Please retype all of the following entries exactly.

_Stored data_.
*** Begin section ***

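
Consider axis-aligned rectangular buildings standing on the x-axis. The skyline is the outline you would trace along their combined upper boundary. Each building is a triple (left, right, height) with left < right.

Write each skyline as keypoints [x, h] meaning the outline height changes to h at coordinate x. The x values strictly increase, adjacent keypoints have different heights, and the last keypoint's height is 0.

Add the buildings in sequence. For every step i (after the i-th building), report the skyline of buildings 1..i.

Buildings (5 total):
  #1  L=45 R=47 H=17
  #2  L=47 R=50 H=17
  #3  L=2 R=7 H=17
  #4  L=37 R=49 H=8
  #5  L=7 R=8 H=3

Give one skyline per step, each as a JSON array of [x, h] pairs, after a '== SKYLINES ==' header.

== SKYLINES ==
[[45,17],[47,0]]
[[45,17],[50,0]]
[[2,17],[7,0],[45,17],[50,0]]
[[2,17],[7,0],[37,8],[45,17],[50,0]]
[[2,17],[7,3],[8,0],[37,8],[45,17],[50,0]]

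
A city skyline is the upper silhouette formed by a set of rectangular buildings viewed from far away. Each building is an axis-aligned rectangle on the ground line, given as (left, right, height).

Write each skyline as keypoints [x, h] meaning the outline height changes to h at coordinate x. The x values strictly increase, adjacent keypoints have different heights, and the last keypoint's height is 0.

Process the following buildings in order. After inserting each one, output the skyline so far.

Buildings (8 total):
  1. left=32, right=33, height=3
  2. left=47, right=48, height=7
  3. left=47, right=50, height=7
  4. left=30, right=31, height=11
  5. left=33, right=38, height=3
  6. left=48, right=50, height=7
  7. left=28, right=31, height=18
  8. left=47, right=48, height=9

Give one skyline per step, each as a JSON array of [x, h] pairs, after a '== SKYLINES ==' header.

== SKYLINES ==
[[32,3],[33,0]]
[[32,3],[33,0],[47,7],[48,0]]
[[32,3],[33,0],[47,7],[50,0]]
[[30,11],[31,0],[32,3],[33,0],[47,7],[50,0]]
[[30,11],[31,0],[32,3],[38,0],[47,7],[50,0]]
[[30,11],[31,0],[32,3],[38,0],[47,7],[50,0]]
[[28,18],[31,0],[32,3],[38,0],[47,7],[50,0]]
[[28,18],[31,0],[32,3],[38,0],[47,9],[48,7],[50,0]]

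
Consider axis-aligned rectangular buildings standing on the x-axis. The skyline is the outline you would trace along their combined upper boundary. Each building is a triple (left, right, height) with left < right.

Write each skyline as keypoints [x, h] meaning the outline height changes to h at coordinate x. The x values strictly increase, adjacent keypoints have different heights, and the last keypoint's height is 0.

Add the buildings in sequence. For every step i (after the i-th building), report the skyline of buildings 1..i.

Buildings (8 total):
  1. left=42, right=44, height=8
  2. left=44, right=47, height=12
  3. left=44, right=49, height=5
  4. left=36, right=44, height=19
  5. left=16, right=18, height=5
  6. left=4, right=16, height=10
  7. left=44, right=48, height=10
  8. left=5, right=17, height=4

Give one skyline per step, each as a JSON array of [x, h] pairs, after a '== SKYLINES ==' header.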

*** End section ***

_Answer space_.
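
Consider axis-aligned rectangular buildings standing on the x-axis. The skyline is the outline you would trace along their combined upper boundary. Each building is a triple (left, right, height) with left < right.

Write each skyline as keypoints [x, h] meaning the outline height changes to h at coordinate x. The x values strictly increase, adjacent keypoints have different heights, and the last keypoint's height is 0.

Add the buildings in sequence. For every step i (after the i-th building), report the skyline of buildings 1..i.

Buildings (5 total):
  #1  L=45 R=47 H=17
  #2  L=47 R=50 H=17
  #3  L=2 R=7 H=17
  #4  L=37 R=49 H=8
  #5  L=7 R=8 H=3

Give one skyline per step, each as a JSON array of [x, h] pairs, after a '== SKYLINES ==' header.

== SKYLINES ==
[[45,17],[47,0]]
[[45,17],[50,0]]
[[2,17],[7,0],[45,17],[50,0]]
[[2,17],[7,0],[37,8],[45,17],[50,0]]
[[2,17],[7,3],[8,0],[37,8],[45,17],[50,0]]

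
A city skyline is the upper silhouette formed by a set of rectangular buildings viewed from far away. Each building is an axis-aligned rectangle on the ground line, given as (left, right, height).

Write each skyline as keypoints [x, h] meaning the outline height changes to h at coordinate x. The x values strictly increase, adjacent keypoints have different heights, and the last keypoint's height is 0.

Process the following buildings in order. After inserting each one, output the skyline so far.

Buildings (8 total):
  1. left=32, right=33, height=3
  2. left=47, right=48, height=7
  3. left=47, right=50, height=7
  4. left=30, right=31, height=11
  5. left=33, right=38, height=3
  6. left=48, right=50, height=7
  7. left=28, right=31, height=18
  8. left=47, right=48, height=9

Give one skyline per step, each as a JSON array of [x, h] pairs, after a '== SKYLINES ==' header.

== SKYLINES ==
[[32,3],[33,0]]
[[32,3],[33,0],[47,7],[48,0]]
[[32,3],[33,0],[47,7],[50,0]]
[[30,11],[31,0],[32,3],[33,0],[47,7],[50,0]]
[[30,11],[31,0],[32,3],[38,0],[47,7],[50,0]]
[[30,11],[31,0],[32,3],[38,0],[47,7],[50,0]]
[[28,18],[31,0],[32,3],[38,0],[47,7],[50,0]]
[[28,18],[31,0],[32,3],[38,0],[47,9],[48,7],[50,0]]

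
Consider axis-aligned rectangular buildings standing on the x-axis. The skyline is the outline you would trace along their combined upper boundary. Each building is a triple (left, right, height) with left < right.

Write each skyline as keypoints [x, h] meaning the outline height changes to h at coordinate x. The x values strictly increase, adjacent keypoints have different heights, and the last keypoint's height is 0.

Add the buildings in sequence. For every step i (after the i-th building), report the skyline of buildings 1..i.

Buildings (8 total):
  1. left=42, right=44, height=8
  2. left=44, right=47, height=12
  3. left=44, right=49, height=5
  4. left=36, right=44, height=19
  5. left=16, right=18, height=5
  6. left=4, right=16, height=10
  7. left=44, right=48, height=10
  8. left=5, right=17, height=4

Give one skyline per step, each as a JSON array of [x, h] pairs, after a '== SKYLINES ==' header.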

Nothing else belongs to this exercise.